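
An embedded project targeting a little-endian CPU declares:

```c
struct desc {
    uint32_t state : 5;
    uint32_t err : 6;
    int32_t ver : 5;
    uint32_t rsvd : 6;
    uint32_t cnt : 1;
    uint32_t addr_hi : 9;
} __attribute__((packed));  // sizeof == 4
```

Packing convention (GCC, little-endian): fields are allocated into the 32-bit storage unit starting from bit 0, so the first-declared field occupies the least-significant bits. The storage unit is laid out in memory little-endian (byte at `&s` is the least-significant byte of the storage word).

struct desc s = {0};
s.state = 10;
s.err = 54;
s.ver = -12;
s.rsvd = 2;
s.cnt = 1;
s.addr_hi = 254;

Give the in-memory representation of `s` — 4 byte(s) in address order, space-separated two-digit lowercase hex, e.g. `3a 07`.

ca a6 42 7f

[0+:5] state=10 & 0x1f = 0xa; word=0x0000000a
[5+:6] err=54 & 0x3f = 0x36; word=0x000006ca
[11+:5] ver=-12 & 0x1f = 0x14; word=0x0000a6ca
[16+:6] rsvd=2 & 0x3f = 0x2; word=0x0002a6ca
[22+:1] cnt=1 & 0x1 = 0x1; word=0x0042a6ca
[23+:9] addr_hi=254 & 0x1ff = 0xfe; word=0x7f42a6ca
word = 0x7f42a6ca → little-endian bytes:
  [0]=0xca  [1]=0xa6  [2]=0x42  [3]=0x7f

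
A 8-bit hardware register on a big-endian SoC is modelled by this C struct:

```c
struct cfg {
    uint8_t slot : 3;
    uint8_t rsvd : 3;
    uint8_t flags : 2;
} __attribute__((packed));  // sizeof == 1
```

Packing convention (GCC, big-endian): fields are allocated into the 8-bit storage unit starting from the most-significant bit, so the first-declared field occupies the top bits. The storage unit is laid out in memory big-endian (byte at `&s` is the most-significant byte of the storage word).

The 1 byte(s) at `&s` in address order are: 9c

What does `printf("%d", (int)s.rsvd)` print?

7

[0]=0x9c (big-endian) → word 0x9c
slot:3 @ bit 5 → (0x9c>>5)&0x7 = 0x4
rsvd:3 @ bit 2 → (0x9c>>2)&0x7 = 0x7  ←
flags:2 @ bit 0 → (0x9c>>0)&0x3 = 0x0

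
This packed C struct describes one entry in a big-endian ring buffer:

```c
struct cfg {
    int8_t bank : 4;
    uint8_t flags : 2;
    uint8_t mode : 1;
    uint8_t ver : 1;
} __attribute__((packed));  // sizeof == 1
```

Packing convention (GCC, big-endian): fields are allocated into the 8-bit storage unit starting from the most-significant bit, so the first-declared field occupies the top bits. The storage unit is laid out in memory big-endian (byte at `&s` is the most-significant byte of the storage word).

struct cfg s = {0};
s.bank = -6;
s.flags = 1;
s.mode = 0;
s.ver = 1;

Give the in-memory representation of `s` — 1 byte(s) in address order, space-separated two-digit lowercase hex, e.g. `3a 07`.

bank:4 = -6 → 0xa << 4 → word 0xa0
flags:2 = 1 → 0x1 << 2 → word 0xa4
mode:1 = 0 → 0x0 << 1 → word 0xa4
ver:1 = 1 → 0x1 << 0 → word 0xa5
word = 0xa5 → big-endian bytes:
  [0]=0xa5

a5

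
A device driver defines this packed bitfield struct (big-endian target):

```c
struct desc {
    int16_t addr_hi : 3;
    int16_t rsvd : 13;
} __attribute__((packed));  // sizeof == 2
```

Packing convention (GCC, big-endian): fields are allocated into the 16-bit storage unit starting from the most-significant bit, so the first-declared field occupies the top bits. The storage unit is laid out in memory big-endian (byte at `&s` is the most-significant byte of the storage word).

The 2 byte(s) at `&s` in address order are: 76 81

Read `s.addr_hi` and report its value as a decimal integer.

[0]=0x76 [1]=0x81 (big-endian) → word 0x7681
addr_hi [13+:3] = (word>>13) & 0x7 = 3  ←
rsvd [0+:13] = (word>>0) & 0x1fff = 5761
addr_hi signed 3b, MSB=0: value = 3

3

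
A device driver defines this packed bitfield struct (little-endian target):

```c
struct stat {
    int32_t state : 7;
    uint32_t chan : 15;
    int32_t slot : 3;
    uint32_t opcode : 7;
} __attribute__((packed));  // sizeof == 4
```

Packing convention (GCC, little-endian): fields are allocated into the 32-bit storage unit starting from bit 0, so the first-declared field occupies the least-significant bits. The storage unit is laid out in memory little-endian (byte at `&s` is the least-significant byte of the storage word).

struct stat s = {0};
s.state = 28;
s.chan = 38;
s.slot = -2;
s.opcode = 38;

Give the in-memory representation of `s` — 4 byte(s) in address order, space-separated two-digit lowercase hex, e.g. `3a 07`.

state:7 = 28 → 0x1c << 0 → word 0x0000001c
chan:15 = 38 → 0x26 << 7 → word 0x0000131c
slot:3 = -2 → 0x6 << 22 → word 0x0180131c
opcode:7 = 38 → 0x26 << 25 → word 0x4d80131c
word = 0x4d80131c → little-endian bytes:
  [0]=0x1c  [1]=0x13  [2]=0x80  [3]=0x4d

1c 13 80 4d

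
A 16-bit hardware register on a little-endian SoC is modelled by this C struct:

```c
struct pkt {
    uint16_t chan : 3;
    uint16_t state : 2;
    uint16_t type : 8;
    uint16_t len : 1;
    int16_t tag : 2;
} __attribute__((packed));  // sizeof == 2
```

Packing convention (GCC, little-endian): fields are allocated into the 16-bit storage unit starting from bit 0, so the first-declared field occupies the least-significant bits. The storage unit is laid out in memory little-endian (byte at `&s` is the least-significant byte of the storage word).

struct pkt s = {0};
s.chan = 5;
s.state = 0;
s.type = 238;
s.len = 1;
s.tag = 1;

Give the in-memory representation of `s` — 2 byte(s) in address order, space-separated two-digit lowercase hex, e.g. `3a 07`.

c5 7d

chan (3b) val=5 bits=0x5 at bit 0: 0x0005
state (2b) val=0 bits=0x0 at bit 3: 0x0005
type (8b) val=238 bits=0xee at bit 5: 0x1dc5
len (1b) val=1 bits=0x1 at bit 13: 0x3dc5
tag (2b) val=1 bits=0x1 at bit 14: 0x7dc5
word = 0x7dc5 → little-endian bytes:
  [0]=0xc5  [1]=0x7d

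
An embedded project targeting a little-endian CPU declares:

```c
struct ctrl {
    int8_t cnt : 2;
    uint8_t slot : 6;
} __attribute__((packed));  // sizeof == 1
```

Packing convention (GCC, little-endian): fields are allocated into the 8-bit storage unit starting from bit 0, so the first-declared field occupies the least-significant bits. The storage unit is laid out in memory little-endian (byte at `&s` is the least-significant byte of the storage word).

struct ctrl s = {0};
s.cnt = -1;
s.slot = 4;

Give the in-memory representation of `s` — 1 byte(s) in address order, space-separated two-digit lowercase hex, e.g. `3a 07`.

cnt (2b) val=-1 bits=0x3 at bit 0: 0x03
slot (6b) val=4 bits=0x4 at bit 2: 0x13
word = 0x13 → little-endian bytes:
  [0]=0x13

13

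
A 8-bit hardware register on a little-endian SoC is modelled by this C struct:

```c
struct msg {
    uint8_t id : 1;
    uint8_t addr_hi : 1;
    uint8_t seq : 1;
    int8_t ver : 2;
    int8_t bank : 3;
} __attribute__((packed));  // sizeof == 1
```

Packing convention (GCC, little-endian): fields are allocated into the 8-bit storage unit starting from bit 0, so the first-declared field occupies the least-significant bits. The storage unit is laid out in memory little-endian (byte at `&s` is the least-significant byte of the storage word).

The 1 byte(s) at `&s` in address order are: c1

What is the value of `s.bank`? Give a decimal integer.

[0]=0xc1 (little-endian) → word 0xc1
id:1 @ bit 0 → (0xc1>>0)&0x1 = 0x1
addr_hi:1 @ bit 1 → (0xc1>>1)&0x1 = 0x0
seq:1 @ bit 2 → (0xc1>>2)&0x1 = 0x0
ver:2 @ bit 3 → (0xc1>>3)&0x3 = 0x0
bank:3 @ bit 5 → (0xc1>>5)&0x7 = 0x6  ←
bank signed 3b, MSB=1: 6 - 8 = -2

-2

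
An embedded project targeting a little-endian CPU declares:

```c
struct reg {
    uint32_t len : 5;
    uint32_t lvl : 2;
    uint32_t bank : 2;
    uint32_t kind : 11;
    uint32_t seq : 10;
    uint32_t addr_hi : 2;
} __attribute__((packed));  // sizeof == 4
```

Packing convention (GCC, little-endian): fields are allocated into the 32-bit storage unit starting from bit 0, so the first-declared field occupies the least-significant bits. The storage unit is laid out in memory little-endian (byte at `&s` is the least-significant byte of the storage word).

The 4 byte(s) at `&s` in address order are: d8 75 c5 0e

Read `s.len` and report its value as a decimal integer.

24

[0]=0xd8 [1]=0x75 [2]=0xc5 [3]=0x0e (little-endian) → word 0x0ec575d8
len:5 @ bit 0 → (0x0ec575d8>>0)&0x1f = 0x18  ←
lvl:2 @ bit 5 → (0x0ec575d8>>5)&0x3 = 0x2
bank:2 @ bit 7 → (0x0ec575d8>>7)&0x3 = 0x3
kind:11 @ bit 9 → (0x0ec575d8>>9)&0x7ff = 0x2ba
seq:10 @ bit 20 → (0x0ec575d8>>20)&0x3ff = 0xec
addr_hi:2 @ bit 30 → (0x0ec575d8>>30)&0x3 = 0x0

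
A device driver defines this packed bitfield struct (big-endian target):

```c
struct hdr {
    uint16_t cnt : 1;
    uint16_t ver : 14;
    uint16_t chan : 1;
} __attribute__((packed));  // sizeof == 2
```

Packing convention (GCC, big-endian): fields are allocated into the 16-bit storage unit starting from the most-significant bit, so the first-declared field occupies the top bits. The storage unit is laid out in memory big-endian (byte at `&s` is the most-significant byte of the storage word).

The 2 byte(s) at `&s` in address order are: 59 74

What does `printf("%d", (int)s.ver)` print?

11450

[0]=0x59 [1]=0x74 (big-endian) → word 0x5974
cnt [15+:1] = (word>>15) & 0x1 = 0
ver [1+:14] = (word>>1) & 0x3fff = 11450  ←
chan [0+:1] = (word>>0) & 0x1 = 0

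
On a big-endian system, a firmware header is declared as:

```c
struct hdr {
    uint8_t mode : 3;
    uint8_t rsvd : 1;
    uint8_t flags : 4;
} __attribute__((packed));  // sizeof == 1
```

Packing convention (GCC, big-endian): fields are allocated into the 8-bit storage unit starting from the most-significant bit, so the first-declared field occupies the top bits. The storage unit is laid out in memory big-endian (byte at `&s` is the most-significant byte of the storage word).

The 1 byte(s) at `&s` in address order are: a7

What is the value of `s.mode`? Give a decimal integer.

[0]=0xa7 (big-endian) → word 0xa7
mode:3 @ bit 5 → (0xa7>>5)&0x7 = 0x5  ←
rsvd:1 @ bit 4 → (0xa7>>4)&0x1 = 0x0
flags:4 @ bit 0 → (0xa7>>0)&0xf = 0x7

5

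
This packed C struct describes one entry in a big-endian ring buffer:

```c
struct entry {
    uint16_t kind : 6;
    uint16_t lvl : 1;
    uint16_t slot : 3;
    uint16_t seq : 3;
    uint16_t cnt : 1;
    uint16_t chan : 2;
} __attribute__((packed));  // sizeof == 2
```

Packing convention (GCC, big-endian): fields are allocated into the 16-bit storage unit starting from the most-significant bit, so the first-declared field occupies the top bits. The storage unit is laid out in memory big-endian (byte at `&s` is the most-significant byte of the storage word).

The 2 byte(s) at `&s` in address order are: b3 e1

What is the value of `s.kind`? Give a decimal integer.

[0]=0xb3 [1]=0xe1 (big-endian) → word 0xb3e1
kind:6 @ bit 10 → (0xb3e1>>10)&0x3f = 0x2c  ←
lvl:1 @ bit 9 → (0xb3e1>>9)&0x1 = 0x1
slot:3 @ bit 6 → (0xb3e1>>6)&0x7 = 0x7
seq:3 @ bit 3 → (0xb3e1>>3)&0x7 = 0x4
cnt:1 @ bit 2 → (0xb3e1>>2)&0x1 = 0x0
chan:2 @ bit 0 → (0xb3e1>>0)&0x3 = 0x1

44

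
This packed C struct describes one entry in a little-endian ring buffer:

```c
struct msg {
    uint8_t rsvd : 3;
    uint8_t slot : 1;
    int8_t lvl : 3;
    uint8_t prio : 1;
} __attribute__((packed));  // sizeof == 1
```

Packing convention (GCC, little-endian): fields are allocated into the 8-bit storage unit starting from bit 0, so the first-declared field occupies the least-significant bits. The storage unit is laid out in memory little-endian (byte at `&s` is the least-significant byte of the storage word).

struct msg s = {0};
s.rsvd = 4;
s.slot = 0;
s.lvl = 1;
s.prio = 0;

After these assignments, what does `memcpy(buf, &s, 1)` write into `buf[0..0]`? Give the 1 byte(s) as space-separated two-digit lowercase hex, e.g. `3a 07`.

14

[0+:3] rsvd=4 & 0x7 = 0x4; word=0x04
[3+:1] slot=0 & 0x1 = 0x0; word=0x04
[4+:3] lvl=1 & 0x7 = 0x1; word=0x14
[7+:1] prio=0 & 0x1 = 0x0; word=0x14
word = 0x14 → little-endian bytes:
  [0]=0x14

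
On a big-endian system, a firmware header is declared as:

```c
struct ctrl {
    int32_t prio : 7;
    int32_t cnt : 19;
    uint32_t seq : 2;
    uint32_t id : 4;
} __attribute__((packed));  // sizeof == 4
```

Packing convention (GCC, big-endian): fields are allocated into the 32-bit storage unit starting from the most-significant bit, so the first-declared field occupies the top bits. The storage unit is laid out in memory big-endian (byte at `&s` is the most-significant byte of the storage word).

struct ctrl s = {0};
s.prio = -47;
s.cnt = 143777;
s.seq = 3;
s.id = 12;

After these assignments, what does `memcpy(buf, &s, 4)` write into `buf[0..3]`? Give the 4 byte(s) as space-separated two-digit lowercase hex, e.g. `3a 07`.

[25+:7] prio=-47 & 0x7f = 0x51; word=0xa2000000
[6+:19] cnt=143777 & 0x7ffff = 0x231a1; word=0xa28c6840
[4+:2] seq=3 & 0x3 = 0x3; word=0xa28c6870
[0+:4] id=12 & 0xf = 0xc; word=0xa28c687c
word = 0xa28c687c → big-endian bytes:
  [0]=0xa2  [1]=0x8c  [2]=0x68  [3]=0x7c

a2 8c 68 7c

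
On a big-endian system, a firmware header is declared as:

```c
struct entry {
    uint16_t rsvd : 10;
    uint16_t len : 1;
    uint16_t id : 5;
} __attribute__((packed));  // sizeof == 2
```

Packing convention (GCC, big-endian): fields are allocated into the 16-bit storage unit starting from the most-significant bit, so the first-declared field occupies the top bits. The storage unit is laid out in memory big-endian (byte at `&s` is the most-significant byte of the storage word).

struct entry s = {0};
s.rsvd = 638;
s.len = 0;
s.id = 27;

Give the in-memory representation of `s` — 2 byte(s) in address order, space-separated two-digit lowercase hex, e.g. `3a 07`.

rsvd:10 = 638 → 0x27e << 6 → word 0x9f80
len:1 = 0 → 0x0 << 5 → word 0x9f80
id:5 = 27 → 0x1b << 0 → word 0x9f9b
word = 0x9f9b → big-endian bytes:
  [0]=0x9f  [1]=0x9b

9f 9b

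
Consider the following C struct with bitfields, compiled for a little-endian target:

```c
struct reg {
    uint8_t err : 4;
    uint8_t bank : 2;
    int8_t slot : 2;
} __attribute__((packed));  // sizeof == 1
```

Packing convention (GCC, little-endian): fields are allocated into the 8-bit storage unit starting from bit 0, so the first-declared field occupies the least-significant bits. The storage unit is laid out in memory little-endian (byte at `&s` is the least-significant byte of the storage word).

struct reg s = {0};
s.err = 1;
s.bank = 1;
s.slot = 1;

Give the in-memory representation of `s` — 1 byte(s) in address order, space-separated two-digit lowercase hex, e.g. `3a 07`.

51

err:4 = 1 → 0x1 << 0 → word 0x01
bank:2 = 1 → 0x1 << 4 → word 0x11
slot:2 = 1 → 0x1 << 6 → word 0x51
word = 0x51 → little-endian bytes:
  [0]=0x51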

------------

* _WORK TO BE COMPLETED_
Examine the data above and state how many of its lines contain the word "register", with no further remarks.

* _EXERCISE ANSWER_
3